# Items listed in a dataset
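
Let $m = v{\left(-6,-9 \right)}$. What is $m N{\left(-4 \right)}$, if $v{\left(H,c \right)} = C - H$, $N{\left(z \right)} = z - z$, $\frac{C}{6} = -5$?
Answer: $0$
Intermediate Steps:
$C = -30$ ($C = 6 \left(-5\right) = -30$)
$N{\left(z \right)} = 0$
$v{\left(H,c \right)} = -30 - H$
$m = -24$ ($m = -30 - -6 = -30 + 6 = -24$)
$m N{\left(-4 \right)} = \left(-24\right) 0 = 0$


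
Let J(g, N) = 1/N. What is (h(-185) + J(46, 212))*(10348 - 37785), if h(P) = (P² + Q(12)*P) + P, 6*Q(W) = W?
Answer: -195846430917/212 ≈ -9.2380e+8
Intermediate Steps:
Q(W) = W/6
h(P) = P² + 3*P (h(P) = (P² + ((⅙)*12)*P) + P = (P² + 2*P) + P = P² + 3*P)
(h(-185) + J(46, 212))*(10348 - 37785) = (-185*(3 - 185) + 1/212)*(10348 - 37785) = (-185*(-182) + 1/212)*(-27437) = (33670 + 1/212)*(-27437) = (7138041/212)*(-27437) = -195846430917/212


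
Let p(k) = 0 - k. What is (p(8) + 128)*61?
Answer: 7320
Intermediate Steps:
p(k) = -k
(p(8) + 128)*61 = (-1*8 + 128)*61 = (-8 + 128)*61 = 120*61 = 7320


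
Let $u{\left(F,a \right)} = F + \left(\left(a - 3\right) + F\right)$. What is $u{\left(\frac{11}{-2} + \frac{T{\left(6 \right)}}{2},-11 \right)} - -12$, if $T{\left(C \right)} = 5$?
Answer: $-8$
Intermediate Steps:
$u{\left(F,a \right)} = -3 + a + 2 F$ ($u{\left(F,a \right)} = F + \left(\left(-3 + a\right) + F\right) = F + \left(-3 + F + a\right) = -3 + a + 2 F$)
$u{\left(\frac{11}{-2} + \frac{T{\left(6 \right)}}{2},-11 \right)} - -12 = \left(-3 - 11 + 2 \left(\frac{11}{-2} + \frac{5}{2}\right)\right) - -12 = \left(-3 - 11 + 2 \left(11 \left(- \frac{1}{2}\right) + 5 \cdot \frac{1}{2}\right)\right) + 12 = \left(-3 - 11 + 2 \left(- \frac{11}{2} + \frac{5}{2}\right)\right) + 12 = \left(-3 - 11 + 2 \left(-3\right)\right) + 12 = \left(-3 - 11 - 6\right) + 12 = -20 + 12 = -8$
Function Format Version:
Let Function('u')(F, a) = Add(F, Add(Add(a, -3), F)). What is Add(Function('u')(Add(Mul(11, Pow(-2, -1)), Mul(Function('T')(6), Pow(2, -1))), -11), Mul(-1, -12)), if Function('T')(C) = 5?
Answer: -8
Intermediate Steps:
Function('u')(F, a) = Add(-3, a, Mul(2, F)) (Function('u')(F, a) = Add(F, Add(Add(-3, a), F)) = Add(F, Add(-3, F, a)) = Add(-3, a, Mul(2, F)))
Add(Function('u')(Add(Mul(11, Pow(-2, -1)), Mul(Function('T')(6), Pow(2, -1))), -11), Mul(-1, -12)) = Add(Add(-3, -11, Mul(2, Add(Mul(11, Pow(-2, -1)), Mul(5, Pow(2, -1))))), Mul(-1, -12)) = Add(Add(-3, -11, Mul(2, Add(Mul(11, Rational(-1, 2)), Mul(5, Rational(1, 2))))), 12) = Add(Add(-3, -11, Mul(2, Add(Rational(-11, 2), Rational(5, 2)))), 12) = Add(Add(-3, -11, Mul(2, -3)), 12) = Add(Add(-3, -11, -6), 12) = Add(-20, 12) = -8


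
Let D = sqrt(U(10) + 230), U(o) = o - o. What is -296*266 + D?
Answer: -78736 + sqrt(230) ≈ -78721.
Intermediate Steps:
U(o) = 0
D = sqrt(230) (D = sqrt(0 + 230) = sqrt(230) ≈ 15.166)
-296*266 + D = -296*266 + sqrt(230) = -78736 + sqrt(230)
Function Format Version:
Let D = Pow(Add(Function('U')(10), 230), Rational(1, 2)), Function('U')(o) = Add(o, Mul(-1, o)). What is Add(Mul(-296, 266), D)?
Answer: Add(-78736, Pow(230, Rational(1, 2))) ≈ -78721.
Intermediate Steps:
Function('U')(o) = 0
D = Pow(230, Rational(1, 2)) (D = Pow(Add(0, 230), Rational(1, 2)) = Pow(230, Rational(1, 2)) ≈ 15.166)
Add(Mul(-296, 266), D) = Add(Mul(-296, 266), Pow(230, Rational(1, 2))) = Add(-78736, Pow(230, Rational(1, 2)))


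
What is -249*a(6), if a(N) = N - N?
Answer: 0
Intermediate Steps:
a(N) = 0
-249*a(6) = -249*0 = 0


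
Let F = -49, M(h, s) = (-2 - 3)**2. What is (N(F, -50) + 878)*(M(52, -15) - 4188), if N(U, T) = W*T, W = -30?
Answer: -9899614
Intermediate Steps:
M(h, s) = 25 (M(h, s) = (-5)**2 = 25)
N(U, T) = -30*T
(N(F, -50) + 878)*(M(52, -15) - 4188) = (-30*(-50) + 878)*(25 - 4188) = (1500 + 878)*(-4163) = 2378*(-4163) = -9899614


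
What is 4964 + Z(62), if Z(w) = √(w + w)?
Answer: 4964 + 2*√31 ≈ 4975.1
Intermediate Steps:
Z(w) = √2*√w (Z(w) = √(2*w) = √2*√w)
4964 + Z(62) = 4964 + √2*√62 = 4964 + 2*√31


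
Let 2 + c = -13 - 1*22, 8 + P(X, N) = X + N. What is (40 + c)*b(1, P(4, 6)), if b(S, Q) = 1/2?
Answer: 3/2 ≈ 1.5000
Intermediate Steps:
P(X, N) = -8 + N + X (P(X, N) = -8 + (X + N) = -8 + (N + X) = -8 + N + X)
b(S, Q) = ½ (b(S, Q) = 1*(½) = ½)
c = -37 (c = -2 + (-13 - 1*22) = -2 + (-13 - 22) = -2 - 35 = -37)
(40 + c)*b(1, P(4, 6)) = (40 - 37)*(½) = 3*(½) = 3/2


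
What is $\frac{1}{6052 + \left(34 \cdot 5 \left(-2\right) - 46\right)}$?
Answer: $\frac{1}{5666} \approx 0.00017649$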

# WORK REQUIRED
None of the records may be skipped; each is to be repeated exactly.

# SOLUTION FOR THIS TASK
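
Let $m = v{\left(-6,-9 \right)}$. What is $m N{\left(-4 \right)}$, if $v{\left(H,c \right)} = C - H$, $N{\left(z \right)} = z - z$, $\frac{C}{6} = -5$?
Answer: $0$
Intermediate Steps:
$C = -30$ ($C = 6 \left(-5\right) = -30$)
$N{\left(z \right)} = 0$
$v{\left(H,c \right)} = -30 - H$
$m = -24$ ($m = -30 - -6 = -30 + 6 = -24$)
$m N{\left(-4 \right)} = \left(-24\right) 0 = 0$


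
Let J(g, N) = 1/N. What is (h(-185) + J(46, 212))*(10348 - 37785), if h(P) = (P² + Q(12)*P) + P, 6*Q(W) = W?
Answer: -195846430917/212 ≈ -9.2380e+8
Intermediate Steps:
Q(W) = W/6
h(P) = P² + 3*P (h(P) = (P² + ((⅙)*12)*P) + P = (P² + 2*P) + P = P² + 3*P)
(h(-185) + J(46, 212))*(10348 - 37785) = (-185*(3 - 185) + 1/212)*(10348 - 37785) = (-185*(-182) + 1/212)*(-27437) = (33670 + 1/212)*(-27437) = (7138041/212)*(-27437) = -195846430917/212


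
Let p(k) = 0 - k. What is (p(8) + 128)*61?
Answer: 7320
Intermediate Steps:
p(k) = -k
(p(8) + 128)*61 = (-1*8 + 128)*61 = (-8 + 128)*61 = 120*61 = 7320


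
Let $u{\left(F,a \right)} = F + \left(\left(a - 3\right) + F\right)$. What is $u{\left(\frac{11}{-2} + \frac{T{\left(6 \right)}}{2},-11 \right)} - -12$, if $T{\left(C \right)} = 5$?
Answer: $-8$
Intermediate Steps:
$u{\left(F,a \right)} = -3 + a + 2 F$ ($u{\left(F,a \right)} = F + \left(\left(-3 + a\right) + F\right) = F + \left(-3 + F + a\right) = -3 + a + 2 F$)
$u{\left(\frac{11}{-2} + \frac{T{\left(6 \right)}}{2},-11 \right)} - -12 = \left(-3 - 11 + 2 \left(\frac{11}{-2} + \frac{5}{2}\right)\right) - -12 = \left(-3 - 11 + 2 \left(11 \left(- \frac{1}{2}\right) + 5 \cdot \frac{1}{2}\right)\right) + 12 = \left(-3 - 11 + 2 \left(- \frac{11}{2} + \frac{5}{2}\right)\right) + 12 = \left(-3 - 11 + 2 \left(-3\right)\right) + 12 = \left(-3 - 11 - 6\right) + 12 = -20 + 12 = -8$
Function Format Version:
Let Function('u')(F, a) = Add(F, Add(Add(a, -3), F)). What is Add(Function('u')(Add(Mul(11, Pow(-2, -1)), Mul(Function('T')(6), Pow(2, -1))), -11), Mul(-1, -12)), if Function('T')(C) = 5?
Answer: -8
Intermediate Steps:
Function('u')(F, a) = Add(-3, a, Mul(2, F)) (Function('u')(F, a) = Add(F, Add(Add(-3, a), F)) = Add(F, Add(-3, F, a)) = Add(-3, a, Mul(2, F)))
Add(Function('u')(Add(Mul(11, Pow(-2, -1)), Mul(Function('T')(6), Pow(2, -1))), -11), Mul(-1, -12)) = Add(Add(-3, -11, Mul(2, Add(Mul(11, Pow(-2, -1)), Mul(5, Pow(2, -1))))), Mul(-1, -12)) = Add(Add(-3, -11, Mul(2, Add(Mul(11, Rational(-1, 2)), Mul(5, Rational(1, 2))))), 12) = Add(Add(-3, -11, Mul(2, Add(Rational(-11, 2), Rational(5, 2)))), 12) = Add(Add(-3, -11, Mul(2, -3)), 12) = Add(Add(-3, -11, -6), 12) = Add(-20, 12) = -8


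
Let D = sqrt(U(10) + 230), U(o) = o - o. What is -296*266 + D?
Answer: -78736 + sqrt(230) ≈ -78721.
Intermediate Steps:
U(o) = 0
D = sqrt(230) (D = sqrt(0 + 230) = sqrt(230) ≈ 15.166)
-296*266 + D = -296*266 + sqrt(230) = -78736 + sqrt(230)
Function Format Version:
Let D = Pow(Add(Function('U')(10), 230), Rational(1, 2)), Function('U')(o) = Add(o, Mul(-1, o)). What is Add(Mul(-296, 266), D)?
Answer: Add(-78736, Pow(230, Rational(1, 2))) ≈ -78721.
Intermediate Steps:
Function('U')(o) = 0
D = Pow(230, Rational(1, 2)) (D = Pow(Add(0, 230), Rational(1, 2)) = Pow(230, Rational(1, 2)) ≈ 15.166)
Add(Mul(-296, 266), D) = Add(Mul(-296, 266), Pow(230, Rational(1, 2))) = Add(-78736, Pow(230, Rational(1, 2)))


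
What is -249*a(6), if a(N) = N - N?
Answer: 0
Intermediate Steps:
a(N) = 0
-249*a(6) = -249*0 = 0


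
Let F = -49, M(h, s) = (-2 - 3)**2. What is (N(F, -50) + 878)*(M(52, -15) - 4188), if N(U, T) = W*T, W = -30?
Answer: -9899614
Intermediate Steps:
M(h, s) = 25 (M(h, s) = (-5)**2 = 25)
N(U, T) = -30*T
(N(F, -50) + 878)*(M(52, -15) - 4188) = (-30*(-50) + 878)*(25 - 4188) = (1500 + 878)*(-4163) = 2378*(-4163) = -9899614


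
What is 4964 + Z(62), if Z(w) = √(w + w)?
Answer: 4964 + 2*√31 ≈ 4975.1
Intermediate Steps:
Z(w) = √2*√w (Z(w) = √(2*w) = √2*√w)
4964 + Z(62) = 4964 + √2*√62 = 4964 + 2*√31


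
Let 2 + c = -13 - 1*22, 8 + P(X, N) = X + N. What is (40 + c)*b(1, P(4, 6)), if b(S, Q) = 1/2?
Answer: 3/2 ≈ 1.5000
Intermediate Steps:
P(X, N) = -8 + N + X (P(X, N) = -8 + (X + N) = -8 + (N + X) = -8 + N + X)
b(S, Q) = ½ (b(S, Q) = 1*(½) = ½)
c = -37 (c = -2 + (-13 - 1*22) = -2 + (-13 - 22) = -2 - 35 = -37)
(40 + c)*b(1, P(4, 6)) = (40 - 37)*(½) = 3*(½) = 3/2


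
What is $\frac{1}{6052 + \left(34 \cdot 5 \left(-2\right) - 46\right)}$?
Answer: $\frac{1}{5666} \approx 0.00017649$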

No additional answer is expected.